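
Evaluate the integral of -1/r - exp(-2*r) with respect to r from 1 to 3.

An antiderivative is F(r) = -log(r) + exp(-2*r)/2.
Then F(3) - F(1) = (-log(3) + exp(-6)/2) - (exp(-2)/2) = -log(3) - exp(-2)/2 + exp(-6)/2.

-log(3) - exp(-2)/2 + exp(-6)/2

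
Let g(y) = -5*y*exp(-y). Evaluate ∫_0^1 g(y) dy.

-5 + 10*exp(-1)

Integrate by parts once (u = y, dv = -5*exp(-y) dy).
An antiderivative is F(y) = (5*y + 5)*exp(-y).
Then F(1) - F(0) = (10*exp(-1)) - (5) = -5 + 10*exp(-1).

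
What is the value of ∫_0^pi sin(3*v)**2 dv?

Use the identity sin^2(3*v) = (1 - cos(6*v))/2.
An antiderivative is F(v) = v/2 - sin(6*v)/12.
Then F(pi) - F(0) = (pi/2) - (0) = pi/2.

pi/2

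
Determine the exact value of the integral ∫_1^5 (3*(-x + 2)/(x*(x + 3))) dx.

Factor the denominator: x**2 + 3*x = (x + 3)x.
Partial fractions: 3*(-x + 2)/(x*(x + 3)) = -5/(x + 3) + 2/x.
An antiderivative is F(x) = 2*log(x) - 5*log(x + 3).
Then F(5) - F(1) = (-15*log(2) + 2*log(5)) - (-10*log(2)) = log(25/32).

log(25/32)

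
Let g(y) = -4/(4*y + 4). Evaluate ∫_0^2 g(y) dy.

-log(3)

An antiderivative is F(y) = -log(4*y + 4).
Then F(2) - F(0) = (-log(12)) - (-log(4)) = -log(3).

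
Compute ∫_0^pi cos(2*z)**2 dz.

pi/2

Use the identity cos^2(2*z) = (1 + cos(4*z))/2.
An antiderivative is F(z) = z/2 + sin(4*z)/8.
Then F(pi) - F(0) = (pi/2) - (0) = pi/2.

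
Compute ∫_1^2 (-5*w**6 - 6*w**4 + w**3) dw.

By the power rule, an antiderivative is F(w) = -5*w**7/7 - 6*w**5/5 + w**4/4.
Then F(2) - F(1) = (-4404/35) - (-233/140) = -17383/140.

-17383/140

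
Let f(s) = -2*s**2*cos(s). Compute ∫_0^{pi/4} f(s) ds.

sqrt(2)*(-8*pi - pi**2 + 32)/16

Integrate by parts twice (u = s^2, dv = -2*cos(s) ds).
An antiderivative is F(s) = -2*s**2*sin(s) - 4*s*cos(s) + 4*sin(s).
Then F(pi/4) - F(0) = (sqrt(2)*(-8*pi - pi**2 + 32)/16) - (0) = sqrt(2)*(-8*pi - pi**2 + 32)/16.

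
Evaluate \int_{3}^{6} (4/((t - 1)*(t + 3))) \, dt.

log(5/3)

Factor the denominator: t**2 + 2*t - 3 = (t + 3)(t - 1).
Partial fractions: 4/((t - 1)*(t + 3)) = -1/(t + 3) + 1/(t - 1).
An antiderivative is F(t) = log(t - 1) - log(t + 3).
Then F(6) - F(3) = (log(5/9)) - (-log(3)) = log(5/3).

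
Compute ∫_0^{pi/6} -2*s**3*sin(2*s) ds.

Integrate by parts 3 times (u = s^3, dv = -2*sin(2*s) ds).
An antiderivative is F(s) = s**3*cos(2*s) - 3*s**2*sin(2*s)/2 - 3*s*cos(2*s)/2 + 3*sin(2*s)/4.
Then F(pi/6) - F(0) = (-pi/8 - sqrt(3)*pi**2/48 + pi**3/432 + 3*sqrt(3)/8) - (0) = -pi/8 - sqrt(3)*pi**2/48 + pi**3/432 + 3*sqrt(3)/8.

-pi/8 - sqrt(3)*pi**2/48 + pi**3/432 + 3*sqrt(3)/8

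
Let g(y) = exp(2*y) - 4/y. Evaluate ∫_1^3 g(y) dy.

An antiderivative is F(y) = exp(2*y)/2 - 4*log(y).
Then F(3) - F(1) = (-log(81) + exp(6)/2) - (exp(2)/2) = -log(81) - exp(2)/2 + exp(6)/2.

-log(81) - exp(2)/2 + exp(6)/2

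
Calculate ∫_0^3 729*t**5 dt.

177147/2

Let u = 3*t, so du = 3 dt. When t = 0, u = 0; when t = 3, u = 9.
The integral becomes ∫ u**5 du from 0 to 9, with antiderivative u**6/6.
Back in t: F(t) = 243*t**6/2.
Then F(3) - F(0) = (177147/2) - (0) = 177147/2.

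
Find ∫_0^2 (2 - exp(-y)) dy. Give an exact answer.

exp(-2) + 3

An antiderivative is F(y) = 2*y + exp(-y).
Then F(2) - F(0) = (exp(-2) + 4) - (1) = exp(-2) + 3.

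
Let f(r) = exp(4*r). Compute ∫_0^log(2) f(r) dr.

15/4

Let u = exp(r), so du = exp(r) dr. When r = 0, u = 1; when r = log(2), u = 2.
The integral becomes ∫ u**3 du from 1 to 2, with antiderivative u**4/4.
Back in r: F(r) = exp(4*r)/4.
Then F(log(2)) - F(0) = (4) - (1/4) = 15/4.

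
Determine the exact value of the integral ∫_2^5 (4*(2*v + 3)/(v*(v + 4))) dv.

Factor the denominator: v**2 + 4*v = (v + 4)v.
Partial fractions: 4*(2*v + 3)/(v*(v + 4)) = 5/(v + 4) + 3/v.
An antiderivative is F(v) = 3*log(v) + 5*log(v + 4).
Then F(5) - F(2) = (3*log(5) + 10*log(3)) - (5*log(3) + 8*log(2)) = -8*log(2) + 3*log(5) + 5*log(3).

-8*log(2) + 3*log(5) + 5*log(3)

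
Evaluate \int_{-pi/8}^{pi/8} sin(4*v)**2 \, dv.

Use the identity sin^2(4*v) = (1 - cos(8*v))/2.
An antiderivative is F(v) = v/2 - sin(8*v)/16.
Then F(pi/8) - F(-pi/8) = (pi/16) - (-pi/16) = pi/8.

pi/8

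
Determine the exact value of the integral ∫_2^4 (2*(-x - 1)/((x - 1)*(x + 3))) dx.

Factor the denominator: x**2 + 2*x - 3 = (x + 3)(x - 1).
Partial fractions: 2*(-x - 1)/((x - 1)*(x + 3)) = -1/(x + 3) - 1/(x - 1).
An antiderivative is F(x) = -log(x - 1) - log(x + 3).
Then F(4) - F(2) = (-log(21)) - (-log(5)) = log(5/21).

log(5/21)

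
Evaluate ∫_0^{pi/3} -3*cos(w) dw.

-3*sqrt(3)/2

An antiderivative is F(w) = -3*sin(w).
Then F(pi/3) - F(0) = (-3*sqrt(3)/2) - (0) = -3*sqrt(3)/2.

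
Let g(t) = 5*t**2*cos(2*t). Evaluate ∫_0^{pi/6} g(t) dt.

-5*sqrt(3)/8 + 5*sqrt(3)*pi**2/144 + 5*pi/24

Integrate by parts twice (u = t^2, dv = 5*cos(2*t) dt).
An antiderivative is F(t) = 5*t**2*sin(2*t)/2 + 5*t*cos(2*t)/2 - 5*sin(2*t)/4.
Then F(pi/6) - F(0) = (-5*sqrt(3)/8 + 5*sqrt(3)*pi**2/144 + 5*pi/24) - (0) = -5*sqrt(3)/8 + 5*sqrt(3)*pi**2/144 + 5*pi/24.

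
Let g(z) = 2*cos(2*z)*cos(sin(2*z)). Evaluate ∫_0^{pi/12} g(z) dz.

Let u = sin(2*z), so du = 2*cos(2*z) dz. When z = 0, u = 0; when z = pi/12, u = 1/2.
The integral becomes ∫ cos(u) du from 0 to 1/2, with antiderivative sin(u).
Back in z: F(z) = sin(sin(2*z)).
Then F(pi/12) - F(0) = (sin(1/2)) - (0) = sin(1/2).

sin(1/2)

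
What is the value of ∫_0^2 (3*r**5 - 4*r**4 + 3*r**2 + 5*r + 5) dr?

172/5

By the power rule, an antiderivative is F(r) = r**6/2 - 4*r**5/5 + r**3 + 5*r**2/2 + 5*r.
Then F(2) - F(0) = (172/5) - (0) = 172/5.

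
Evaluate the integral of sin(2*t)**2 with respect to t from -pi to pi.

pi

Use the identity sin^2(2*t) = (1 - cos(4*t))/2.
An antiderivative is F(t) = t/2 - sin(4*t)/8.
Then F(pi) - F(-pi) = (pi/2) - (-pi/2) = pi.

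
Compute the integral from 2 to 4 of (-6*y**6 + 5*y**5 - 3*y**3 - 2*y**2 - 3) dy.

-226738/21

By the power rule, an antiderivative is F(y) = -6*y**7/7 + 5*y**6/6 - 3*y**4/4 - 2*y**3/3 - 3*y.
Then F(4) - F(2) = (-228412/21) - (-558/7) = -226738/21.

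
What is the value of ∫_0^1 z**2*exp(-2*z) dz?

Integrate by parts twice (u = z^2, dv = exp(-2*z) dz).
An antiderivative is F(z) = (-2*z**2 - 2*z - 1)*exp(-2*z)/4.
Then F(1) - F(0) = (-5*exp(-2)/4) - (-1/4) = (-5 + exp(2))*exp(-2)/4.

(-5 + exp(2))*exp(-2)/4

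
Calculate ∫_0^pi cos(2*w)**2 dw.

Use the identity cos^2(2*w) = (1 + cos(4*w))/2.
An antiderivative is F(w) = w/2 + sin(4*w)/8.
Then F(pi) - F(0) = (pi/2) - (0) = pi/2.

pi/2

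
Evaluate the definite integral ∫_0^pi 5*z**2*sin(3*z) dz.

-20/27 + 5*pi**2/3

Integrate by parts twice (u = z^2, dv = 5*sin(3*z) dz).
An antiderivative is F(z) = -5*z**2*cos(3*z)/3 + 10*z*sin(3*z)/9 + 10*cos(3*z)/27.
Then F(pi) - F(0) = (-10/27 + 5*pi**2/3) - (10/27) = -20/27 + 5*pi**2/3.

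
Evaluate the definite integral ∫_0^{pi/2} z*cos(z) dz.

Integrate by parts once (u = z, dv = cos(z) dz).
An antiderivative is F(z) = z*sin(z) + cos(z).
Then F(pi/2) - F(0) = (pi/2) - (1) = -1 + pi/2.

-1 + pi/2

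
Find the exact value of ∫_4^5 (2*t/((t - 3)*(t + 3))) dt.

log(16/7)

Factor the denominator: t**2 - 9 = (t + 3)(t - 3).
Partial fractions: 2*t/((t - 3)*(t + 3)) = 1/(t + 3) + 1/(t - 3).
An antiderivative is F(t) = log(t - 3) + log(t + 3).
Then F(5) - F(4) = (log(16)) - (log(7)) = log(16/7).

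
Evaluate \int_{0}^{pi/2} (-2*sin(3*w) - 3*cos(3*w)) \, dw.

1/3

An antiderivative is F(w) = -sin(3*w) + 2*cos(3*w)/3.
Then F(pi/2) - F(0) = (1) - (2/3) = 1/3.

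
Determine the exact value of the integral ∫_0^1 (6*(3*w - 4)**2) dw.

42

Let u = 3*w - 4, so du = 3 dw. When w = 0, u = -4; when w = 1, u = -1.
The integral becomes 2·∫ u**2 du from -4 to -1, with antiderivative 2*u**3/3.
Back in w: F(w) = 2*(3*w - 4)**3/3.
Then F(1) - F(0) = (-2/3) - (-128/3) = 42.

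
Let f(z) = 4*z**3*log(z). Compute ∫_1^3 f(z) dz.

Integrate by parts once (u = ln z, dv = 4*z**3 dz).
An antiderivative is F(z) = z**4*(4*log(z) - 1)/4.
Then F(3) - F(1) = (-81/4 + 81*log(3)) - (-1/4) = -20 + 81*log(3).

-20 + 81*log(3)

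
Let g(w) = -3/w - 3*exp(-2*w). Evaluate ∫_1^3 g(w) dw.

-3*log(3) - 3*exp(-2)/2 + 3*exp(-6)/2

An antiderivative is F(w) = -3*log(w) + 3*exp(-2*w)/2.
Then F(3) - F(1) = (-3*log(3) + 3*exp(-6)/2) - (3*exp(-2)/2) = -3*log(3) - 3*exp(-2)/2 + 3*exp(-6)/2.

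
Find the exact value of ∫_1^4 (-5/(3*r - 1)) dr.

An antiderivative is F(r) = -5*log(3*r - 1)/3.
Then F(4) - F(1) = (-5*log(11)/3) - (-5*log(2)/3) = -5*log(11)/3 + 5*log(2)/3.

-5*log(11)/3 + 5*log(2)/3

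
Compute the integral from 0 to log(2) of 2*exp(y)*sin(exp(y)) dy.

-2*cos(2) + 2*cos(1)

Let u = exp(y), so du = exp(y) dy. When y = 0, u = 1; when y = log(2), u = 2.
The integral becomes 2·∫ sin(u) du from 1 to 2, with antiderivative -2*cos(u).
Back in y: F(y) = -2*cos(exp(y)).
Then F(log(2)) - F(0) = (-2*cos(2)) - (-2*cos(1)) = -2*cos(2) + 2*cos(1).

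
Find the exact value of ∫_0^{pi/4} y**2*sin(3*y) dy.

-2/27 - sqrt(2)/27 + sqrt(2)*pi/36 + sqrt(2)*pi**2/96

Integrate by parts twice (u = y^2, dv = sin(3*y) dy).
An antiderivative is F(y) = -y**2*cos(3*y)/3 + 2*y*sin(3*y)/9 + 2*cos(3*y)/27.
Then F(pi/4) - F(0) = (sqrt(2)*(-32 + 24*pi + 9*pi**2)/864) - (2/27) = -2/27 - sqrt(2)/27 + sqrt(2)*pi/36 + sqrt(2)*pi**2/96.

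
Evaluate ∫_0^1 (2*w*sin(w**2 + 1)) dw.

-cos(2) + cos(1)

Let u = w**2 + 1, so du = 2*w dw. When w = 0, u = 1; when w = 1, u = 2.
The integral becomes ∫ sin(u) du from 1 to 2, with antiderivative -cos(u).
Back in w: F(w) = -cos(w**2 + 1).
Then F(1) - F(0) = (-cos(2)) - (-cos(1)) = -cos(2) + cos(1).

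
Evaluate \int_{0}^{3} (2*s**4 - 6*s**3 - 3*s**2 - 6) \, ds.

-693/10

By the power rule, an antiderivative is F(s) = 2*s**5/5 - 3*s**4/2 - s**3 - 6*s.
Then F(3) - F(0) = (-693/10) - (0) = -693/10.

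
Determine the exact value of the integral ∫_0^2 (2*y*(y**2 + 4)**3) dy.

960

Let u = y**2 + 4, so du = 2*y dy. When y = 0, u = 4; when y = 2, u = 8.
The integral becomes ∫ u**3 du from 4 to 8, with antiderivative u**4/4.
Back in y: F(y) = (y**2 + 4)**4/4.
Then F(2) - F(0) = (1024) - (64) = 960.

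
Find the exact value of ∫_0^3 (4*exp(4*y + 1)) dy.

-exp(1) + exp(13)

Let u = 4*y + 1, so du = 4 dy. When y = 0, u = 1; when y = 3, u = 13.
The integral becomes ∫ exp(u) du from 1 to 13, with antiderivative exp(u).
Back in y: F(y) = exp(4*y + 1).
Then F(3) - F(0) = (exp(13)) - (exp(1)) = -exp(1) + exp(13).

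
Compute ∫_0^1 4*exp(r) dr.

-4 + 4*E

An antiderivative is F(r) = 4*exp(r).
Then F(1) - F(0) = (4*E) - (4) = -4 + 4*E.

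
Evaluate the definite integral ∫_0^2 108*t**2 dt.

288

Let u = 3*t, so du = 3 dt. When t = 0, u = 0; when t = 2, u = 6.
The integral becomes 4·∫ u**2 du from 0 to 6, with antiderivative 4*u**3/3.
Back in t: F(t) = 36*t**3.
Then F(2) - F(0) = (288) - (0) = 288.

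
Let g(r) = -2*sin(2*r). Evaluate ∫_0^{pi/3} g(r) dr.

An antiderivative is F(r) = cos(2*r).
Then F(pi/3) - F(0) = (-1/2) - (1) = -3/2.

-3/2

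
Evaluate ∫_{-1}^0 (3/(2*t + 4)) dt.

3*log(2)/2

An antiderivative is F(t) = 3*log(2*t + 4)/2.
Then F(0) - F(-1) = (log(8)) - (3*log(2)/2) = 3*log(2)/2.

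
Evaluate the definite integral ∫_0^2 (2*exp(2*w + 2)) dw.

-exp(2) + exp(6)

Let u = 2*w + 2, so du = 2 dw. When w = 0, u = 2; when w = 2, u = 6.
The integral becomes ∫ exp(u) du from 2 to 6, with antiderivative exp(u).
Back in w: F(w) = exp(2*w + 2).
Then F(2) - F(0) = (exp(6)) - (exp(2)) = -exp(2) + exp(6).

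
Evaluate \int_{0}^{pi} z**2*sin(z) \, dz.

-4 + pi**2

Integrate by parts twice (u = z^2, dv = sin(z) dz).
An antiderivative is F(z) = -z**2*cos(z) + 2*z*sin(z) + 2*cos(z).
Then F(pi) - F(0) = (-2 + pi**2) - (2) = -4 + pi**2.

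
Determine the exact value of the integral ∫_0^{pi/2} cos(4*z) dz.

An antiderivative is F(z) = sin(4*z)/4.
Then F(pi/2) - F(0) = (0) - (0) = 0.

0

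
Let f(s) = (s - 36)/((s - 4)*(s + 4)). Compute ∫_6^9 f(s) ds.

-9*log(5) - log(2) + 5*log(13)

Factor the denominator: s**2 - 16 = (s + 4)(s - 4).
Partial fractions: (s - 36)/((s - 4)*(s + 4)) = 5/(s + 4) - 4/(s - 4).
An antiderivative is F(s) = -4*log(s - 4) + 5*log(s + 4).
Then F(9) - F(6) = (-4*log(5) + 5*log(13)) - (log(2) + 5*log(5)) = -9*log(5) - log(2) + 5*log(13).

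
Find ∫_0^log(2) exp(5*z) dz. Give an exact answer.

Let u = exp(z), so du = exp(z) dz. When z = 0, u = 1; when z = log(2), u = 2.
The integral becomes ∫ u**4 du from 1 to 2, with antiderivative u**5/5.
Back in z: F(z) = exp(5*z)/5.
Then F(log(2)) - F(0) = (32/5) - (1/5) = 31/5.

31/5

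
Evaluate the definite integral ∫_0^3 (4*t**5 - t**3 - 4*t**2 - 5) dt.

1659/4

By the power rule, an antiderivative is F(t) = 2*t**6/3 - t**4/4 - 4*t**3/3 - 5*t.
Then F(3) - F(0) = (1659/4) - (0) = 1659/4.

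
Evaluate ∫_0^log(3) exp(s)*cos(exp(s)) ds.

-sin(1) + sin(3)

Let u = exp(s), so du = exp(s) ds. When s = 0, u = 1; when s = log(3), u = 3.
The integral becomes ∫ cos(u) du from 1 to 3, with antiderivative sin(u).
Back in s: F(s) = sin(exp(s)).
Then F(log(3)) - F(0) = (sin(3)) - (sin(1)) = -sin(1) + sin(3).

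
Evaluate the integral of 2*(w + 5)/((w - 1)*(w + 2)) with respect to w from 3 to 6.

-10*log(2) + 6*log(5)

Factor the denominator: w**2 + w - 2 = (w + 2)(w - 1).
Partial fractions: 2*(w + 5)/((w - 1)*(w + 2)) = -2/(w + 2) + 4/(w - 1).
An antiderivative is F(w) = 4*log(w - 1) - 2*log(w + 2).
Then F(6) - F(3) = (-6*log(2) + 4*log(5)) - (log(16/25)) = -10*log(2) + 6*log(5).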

────────────────────────────────────────

◆ **Exercise brief**
Quote exactly the line containing "Evaluate ∫_0^log(3) exp(s)*cos(exp(s)) ds." and every later line through the end of the listing, and no other lines.

◆ **Answer section**
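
Evaluate ∫_0^log(3) exp(s)*cos(exp(s)) ds.

-sin(1) + sin(3)

Let u = exp(s), so du = exp(s) ds. When s = 0, u = 1; when s = log(3), u = 3.
The integral becomes ∫ cos(u) du from 1 to 3, with antiderivative sin(u).
Back in s: F(s) = sin(exp(s)).
Then F(log(3)) - F(0) = (sin(3)) - (sin(1)) = -sin(1) + sin(3).

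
Evaluate the integral of 2*(w + 5)/((w - 1)*(w + 2)) with respect to w from 3 to 6.

-10*log(2) + 6*log(5)

Factor the denominator: w**2 + w - 2 = (w + 2)(w - 1).
Partial fractions: 2*(w + 5)/((w - 1)*(w + 2)) = -2/(w + 2) + 4/(w - 1).
An antiderivative is F(w) = 4*log(w - 1) - 2*log(w + 2).
Then F(6) - F(3) = (-6*log(2) + 4*log(5)) - (log(16/25)) = -10*log(2) + 6*log(5).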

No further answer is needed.